Could you reproduce, word for word, everything below from the line containing "Bitstring to decode" down to the line containing "What is the decoded", with both of those lines included and no others?

··· ENTRIES SUPPLIED

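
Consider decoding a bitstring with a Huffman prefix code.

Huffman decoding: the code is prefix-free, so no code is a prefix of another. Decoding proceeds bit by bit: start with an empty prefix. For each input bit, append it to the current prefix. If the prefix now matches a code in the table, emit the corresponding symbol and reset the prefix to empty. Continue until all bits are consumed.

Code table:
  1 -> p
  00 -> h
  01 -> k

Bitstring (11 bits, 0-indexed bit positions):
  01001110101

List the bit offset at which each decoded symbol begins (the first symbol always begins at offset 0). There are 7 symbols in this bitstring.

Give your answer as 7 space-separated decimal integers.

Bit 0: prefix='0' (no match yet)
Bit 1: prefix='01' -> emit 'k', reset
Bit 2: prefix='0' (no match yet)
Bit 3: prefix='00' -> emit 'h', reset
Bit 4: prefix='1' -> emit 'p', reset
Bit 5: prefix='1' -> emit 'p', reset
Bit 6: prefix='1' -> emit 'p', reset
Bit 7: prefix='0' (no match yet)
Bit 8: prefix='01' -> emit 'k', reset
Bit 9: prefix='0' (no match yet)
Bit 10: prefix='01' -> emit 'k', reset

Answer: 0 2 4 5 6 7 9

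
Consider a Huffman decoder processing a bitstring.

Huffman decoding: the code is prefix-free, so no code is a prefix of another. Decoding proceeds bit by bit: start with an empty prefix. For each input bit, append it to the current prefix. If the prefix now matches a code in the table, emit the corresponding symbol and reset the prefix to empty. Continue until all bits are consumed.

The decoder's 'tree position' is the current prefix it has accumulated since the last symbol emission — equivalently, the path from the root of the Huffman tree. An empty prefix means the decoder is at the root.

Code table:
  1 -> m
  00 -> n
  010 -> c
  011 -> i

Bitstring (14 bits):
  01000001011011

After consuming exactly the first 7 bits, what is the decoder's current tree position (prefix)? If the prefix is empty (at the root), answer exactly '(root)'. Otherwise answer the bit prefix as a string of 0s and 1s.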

······
··· ENTRIES SUPPLIED

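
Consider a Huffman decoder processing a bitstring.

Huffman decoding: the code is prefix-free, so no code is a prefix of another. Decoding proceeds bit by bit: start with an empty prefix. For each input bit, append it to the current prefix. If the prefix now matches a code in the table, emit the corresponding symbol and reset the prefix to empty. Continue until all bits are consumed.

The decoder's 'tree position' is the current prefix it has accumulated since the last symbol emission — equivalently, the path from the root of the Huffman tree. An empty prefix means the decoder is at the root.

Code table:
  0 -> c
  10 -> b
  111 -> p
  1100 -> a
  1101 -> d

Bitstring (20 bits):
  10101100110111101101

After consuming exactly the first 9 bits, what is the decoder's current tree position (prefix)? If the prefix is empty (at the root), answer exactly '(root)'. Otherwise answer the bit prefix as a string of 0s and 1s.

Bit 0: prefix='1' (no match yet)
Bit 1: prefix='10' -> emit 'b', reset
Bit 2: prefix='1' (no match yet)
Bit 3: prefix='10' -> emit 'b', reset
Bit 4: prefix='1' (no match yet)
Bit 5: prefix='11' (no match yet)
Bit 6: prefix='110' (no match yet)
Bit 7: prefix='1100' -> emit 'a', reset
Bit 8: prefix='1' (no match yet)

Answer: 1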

······
··· ENTRIES SUPPLIED

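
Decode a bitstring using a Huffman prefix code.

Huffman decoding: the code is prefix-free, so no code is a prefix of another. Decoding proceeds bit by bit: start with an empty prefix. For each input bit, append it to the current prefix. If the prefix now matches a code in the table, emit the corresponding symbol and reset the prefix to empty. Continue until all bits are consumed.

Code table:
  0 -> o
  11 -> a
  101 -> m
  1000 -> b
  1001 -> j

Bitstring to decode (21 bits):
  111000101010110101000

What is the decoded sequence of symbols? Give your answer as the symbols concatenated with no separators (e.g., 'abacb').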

······

▶ SOLUTION BELOW:
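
Bitstring to decode (21 bits):
  111000101010110101000

What is the decoded sequence of symbols? Give your answer as the symbols concatenated with no separators (e.g., 'abacb').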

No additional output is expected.